● DATASET EXTRACT:
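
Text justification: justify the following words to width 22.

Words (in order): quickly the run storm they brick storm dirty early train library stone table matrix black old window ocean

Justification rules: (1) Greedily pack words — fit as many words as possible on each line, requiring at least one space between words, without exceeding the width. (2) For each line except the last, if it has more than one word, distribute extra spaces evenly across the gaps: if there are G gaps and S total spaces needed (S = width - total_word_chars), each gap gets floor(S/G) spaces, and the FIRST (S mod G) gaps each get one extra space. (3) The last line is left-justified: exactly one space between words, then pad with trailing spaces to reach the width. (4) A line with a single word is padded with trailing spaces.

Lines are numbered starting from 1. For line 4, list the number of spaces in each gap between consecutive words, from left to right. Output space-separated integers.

Line 1: ['quickly', 'the', 'run', 'storm'] (min_width=21, slack=1)
Line 2: ['they', 'brick', 'storm', 'dirty'] (min_width=22, slack=0)
Line 3: ['early', 'train', 'library'] (min_width=19, slack=3)
Line 4: ['stone', 'table', 'matrix'] (min_width=18, slack=4)
Line 5: ['black', 'old', 'window', 'ocean'] (min_width=22, slack=0)

Answer: 3 3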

● EXERCISE DESCRIPTION:
Each line above must be returned exactly as written.

● SOLUTION TO THE EXERCISE:
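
Text justification: justify the following words to width 22.

Words (in order): quickly the run storm they brick storm dirty early train library stone table matrix black old window ocean

Justification rules: (1) Greedily pack words — fit as many words as possible on each line, requiring at least one space between words, without exceeding the width. (2) For each line except the last, if it has more than one word, distribute extra spaces evenly across the gaps: if there are G gaps and S total spaces needed (S = width - total_word_chars), each gap gets floor(S/G) spaces, and the FIRST (S mod G) gaps each get one extra space. (3) The last line is left-justified: exactly one space between words, then pad with trailing spaces to reach the width. (4) A line with a single word is padded with trailing spaces.

Lines are numbered starting from 1. For line 4, list the number of spaces in each gap between consecutive words, from left to right. Output space-separated integers.

Line 1: ['quickly', 'the', 'run', 'storm'] (min_width=21, slack=1)
Line 2: ['they', 'brick', 'storm', 'dirty'] (min_width=22, slack=0)
Line 3: ['early', 'train', 'library'] (min_width=19, slack=3)
Line 4: ['stone', 'table', 'matrix'] (min_width=18, slack=4)
Line 5: ['black', 'old', 'window', 'ocean'] (min_width=22, slack=0)

Answer: 3 3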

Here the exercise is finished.